--- To do ---
Using the records below, give again exactly the lines from the line that contains "The point (-4, -2)" through the line that contains "Consider the loss surface E(s, t)", both ends included, and only those.

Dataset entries
******************************
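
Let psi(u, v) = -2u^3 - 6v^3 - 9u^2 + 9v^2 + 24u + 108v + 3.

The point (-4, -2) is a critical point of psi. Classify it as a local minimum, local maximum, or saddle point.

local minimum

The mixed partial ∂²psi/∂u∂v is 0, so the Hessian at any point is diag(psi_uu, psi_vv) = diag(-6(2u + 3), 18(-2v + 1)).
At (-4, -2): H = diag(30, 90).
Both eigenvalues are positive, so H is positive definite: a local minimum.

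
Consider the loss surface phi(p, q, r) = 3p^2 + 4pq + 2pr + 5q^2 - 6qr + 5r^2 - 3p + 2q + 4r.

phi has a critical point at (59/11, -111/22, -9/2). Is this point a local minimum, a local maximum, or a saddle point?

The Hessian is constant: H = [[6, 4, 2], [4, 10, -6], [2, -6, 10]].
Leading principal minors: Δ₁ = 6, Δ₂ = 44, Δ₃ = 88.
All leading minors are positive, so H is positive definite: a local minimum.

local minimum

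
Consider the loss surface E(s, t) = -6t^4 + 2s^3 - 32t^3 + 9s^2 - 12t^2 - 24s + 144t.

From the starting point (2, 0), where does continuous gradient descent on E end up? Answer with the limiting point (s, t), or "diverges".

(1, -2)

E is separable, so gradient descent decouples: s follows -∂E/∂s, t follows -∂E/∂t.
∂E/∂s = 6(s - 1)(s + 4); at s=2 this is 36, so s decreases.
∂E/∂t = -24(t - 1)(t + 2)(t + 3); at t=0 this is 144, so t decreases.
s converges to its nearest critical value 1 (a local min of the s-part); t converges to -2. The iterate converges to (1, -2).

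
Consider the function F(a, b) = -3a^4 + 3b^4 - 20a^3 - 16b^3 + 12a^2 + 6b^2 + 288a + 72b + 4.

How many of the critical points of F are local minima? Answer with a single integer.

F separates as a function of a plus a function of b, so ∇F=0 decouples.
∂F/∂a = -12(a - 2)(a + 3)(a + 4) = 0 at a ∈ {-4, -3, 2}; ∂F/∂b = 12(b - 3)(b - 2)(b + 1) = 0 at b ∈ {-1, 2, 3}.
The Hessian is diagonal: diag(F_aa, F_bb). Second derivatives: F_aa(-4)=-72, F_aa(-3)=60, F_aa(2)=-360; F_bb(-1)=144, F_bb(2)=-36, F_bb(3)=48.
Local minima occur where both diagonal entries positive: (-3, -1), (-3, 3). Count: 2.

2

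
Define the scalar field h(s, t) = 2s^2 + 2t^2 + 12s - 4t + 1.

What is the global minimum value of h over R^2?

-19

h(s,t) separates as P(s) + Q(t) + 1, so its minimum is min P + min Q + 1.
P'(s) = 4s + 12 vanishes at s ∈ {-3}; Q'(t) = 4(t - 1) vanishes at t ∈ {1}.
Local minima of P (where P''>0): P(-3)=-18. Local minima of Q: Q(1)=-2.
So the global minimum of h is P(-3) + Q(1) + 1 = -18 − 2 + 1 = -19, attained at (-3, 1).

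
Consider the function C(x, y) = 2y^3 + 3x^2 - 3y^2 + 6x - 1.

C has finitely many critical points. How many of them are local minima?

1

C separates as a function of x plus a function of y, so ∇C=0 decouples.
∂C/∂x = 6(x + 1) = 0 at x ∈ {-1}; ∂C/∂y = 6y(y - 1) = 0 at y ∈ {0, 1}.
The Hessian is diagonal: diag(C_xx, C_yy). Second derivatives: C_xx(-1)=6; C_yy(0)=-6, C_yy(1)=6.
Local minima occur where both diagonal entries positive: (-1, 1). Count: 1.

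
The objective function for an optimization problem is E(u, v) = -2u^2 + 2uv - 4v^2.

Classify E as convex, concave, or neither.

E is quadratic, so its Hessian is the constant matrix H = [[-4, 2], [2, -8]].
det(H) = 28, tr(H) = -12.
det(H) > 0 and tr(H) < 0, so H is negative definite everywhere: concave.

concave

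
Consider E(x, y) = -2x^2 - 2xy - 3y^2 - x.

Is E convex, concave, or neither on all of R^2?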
******************************
--- Output of the task ---
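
The point (-4, -2) is a critical point of psi. Classify it as a local minimum, local maximum, or saddle point.

local minimum

The mixed partial ∂²psi/∂u∂v is 0, so the Hessian at any point is diag(psi_uu, psi_vv) = diag(-6(2u + 3), 18(-2v + 1)).
At (-4, -2): H = diag(30, 90).
Both eigenvalues are positive, so H is positive definite: a local minimum.

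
Consider the loss surface phi(p, q, r) = 3p^2 + 4pq + 2pr + 5q^2 - 6qr + 5r^2 - 3p + 2q + 4r.

phi has a critical point at (59/11, -111/22, -9/2). Is this point a local minimum, a local maximum, or a saddle point?

The Hessian is constant: H = [[6, 4, 2], [4, 10, -6], [2, -6, 10]].
Leading principal minors: Δ₁ = 6, Δ₂ = 44, Δ₃ = 88.
All leading minors are positive, so H is positive definite: a local minimum.

local minimum

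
Consider the loss surface E(s, t) = -6t^4 + 2s^3 - 32t^3 + 9s^2 - 12t^2 - 24s + 144t.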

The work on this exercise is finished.